Dataset =>
§

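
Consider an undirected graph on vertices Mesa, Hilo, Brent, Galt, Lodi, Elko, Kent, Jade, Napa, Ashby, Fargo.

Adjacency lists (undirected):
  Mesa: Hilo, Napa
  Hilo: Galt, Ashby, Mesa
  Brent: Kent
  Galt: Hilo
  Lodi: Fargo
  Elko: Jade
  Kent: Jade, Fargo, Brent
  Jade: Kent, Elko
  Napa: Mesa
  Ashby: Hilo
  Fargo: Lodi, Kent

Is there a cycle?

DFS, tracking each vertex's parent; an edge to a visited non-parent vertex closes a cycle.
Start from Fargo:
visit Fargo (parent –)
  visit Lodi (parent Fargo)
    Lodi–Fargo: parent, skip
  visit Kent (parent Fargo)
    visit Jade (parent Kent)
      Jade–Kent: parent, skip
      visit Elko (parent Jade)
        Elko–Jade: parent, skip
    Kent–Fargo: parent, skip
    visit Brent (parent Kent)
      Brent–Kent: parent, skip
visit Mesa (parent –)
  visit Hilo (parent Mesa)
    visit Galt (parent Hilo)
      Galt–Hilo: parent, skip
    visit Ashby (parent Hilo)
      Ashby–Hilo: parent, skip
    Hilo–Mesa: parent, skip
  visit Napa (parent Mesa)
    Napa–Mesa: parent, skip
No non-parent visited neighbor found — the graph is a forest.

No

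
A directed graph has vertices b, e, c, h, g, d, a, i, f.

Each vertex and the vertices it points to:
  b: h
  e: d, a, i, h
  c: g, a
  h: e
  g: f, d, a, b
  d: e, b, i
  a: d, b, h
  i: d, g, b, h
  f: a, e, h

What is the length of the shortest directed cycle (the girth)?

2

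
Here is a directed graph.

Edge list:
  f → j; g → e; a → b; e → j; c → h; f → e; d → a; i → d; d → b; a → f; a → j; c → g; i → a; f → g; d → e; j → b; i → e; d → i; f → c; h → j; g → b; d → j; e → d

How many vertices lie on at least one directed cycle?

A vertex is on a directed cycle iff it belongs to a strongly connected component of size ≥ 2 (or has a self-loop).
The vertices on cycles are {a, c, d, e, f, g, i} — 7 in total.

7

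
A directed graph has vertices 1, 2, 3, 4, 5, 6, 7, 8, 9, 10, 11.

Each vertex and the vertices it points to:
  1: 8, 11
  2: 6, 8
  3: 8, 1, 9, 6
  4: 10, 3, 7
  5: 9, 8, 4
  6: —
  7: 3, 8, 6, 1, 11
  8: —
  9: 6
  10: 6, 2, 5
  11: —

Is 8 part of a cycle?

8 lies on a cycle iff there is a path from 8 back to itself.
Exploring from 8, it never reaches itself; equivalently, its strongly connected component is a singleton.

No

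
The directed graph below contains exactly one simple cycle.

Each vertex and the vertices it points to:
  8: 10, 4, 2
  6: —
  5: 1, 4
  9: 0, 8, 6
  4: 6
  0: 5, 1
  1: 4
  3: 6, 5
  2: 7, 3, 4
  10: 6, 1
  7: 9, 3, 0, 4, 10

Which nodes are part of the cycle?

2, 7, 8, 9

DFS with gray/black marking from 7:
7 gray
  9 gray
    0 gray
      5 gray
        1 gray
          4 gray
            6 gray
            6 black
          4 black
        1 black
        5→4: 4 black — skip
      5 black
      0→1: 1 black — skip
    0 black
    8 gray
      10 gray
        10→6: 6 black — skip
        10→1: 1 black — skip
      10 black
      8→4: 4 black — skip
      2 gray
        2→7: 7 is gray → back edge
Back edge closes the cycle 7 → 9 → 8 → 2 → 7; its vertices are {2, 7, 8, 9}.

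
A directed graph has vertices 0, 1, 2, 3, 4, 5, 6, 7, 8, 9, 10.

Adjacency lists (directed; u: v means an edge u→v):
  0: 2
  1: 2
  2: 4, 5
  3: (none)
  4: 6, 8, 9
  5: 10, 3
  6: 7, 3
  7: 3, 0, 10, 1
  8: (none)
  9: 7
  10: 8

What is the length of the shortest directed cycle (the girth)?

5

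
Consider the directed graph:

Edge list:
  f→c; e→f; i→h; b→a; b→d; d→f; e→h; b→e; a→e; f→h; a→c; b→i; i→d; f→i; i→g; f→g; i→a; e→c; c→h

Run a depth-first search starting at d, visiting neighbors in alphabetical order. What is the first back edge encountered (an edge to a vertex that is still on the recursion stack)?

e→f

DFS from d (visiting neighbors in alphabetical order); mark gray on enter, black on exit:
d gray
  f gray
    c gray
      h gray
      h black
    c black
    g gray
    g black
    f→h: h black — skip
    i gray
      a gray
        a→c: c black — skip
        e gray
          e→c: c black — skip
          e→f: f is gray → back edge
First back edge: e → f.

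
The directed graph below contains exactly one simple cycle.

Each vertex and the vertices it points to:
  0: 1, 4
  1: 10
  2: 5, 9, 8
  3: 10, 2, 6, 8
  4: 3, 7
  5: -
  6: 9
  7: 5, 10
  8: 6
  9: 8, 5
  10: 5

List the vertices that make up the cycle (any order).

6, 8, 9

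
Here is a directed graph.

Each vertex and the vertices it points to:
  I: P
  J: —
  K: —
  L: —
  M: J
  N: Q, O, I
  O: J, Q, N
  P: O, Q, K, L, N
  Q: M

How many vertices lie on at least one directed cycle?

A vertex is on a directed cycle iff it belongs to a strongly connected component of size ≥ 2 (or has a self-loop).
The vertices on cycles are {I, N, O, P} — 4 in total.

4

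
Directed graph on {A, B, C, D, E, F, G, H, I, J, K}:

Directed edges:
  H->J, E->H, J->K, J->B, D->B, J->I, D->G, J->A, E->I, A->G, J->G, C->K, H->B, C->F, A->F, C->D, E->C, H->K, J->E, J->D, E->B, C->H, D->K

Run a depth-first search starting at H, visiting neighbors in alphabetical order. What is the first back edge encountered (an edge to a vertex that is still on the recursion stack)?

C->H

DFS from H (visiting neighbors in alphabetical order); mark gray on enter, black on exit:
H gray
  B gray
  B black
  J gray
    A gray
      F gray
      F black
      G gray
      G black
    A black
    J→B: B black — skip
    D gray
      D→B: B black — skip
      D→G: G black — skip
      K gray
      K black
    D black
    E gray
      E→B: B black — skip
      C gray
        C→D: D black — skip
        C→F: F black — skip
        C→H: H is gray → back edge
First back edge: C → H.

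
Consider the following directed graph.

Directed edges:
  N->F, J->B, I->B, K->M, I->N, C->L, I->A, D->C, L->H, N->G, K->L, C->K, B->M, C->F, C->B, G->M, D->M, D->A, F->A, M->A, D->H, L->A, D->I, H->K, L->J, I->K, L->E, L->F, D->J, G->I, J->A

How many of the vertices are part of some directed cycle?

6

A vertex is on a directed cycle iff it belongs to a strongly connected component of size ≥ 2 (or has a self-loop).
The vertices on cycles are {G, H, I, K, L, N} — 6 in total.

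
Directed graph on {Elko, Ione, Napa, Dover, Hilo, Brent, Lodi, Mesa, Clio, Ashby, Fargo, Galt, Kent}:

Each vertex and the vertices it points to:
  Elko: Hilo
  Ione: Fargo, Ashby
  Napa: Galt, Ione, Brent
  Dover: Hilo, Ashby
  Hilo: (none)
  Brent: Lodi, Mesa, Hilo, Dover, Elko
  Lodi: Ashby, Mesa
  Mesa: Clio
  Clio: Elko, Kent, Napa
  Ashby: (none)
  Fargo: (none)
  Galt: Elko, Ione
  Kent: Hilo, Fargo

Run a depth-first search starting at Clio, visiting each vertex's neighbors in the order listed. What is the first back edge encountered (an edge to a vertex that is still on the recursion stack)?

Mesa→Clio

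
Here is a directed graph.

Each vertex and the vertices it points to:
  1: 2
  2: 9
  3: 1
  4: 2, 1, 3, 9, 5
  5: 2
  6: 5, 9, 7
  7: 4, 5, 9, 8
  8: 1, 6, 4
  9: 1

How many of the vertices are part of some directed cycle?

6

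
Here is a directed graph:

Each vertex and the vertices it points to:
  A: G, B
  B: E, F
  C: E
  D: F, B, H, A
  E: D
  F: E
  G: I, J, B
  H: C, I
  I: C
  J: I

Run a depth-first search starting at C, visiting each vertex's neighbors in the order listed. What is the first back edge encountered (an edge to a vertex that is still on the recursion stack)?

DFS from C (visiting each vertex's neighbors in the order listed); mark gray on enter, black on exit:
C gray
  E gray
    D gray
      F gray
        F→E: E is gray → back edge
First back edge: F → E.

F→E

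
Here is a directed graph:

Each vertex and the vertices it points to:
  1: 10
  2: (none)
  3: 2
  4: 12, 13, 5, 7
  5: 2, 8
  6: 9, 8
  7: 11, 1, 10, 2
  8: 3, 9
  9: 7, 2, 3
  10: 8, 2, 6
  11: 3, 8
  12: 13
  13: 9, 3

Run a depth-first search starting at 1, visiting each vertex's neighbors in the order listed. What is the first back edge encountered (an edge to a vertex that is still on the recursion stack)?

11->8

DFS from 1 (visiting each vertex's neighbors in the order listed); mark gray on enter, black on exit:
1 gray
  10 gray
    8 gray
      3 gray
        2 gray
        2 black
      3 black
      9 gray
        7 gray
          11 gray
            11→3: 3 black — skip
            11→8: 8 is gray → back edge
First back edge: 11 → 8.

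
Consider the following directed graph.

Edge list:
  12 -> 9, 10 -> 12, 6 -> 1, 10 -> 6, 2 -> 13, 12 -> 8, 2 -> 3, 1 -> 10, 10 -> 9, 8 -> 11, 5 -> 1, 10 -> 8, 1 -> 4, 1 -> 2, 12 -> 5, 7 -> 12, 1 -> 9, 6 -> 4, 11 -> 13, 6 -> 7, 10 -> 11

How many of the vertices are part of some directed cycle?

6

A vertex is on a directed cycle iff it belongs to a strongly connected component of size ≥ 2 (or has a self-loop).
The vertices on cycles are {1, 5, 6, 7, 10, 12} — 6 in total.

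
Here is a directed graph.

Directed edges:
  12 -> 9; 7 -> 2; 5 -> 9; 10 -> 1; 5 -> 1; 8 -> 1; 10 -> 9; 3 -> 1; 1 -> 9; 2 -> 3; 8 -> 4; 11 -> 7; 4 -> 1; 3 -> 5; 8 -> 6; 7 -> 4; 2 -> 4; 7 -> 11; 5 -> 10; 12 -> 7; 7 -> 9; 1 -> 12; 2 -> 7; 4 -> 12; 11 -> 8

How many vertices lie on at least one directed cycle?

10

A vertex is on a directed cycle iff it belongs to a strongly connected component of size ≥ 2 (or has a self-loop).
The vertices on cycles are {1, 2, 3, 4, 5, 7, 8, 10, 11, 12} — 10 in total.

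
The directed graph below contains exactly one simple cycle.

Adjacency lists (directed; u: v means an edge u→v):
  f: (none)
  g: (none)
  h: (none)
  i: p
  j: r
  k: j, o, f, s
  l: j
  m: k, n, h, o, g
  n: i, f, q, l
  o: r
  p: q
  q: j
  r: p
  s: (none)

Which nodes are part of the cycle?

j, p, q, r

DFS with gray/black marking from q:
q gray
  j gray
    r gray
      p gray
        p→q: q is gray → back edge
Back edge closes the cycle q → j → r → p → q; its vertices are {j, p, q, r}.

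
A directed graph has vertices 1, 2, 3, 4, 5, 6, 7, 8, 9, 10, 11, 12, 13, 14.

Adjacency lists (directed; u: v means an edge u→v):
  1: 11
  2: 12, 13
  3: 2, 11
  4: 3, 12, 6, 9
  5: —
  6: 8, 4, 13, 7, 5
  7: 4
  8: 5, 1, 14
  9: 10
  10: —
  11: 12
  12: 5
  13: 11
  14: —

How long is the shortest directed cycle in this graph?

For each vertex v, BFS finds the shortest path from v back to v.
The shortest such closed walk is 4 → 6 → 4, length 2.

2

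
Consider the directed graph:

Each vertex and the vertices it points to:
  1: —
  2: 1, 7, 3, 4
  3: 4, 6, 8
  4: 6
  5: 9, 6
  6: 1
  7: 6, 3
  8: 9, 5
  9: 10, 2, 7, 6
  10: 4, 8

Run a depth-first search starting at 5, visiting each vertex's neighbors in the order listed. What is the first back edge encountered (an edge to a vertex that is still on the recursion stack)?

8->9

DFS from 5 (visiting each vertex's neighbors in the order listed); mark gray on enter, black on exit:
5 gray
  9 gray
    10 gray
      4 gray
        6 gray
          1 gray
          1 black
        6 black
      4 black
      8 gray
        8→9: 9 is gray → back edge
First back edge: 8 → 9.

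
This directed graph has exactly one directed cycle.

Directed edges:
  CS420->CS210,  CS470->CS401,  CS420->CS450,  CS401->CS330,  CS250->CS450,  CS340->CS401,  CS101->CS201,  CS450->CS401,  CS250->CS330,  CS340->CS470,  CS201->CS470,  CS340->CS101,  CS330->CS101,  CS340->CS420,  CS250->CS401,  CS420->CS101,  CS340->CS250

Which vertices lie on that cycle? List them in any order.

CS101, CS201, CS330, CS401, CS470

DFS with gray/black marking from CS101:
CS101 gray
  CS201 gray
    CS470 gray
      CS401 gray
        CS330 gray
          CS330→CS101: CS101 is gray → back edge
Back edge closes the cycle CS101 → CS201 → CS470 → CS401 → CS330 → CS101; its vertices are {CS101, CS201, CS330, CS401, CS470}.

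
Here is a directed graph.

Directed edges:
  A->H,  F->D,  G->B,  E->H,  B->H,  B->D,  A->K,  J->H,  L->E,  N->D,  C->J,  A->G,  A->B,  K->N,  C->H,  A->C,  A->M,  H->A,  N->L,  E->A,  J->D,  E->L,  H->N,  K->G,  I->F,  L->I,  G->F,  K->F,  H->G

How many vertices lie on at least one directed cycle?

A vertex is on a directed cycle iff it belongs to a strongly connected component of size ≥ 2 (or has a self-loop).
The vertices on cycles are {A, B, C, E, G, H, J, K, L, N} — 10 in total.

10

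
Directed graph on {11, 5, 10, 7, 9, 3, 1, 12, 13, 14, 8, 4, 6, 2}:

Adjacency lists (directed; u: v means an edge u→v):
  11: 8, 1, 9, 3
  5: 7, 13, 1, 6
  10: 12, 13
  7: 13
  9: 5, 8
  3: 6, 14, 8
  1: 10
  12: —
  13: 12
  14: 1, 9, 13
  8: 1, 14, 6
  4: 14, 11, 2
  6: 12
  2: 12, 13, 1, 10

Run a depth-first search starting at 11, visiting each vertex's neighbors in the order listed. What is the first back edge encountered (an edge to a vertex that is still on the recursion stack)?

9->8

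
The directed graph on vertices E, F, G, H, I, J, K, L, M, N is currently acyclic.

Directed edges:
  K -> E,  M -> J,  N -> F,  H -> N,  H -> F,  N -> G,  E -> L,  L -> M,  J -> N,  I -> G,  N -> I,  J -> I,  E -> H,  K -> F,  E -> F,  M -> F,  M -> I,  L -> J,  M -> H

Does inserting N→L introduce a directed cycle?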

§

Task objective => Quote exactly the stretch of lines above that starts at the first one and ends at the line with "Fargo: Lodi, Kent", and nothing beyond it.

Completed task =>
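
Consider an undirected graph on vertices Mesa, Hilo, Brent, Galt, Lodi, Elko, Kent, Jade, Napa, Ashby, Fargo.

Adjacency lists (undirected):
  Mesa: Hilo, Napa
  Hilo: Galt, Ashby, Mesa
  Brent: Kent
  Galt: Hilo
  Lodi: Fargo
  Elko: Jade
  Kent: Jade, Fargo, Brent
  Jade: Kent, Elko
  Napa: Mesa
  Ashby: Hilo
  Fargo: Lodi, Kent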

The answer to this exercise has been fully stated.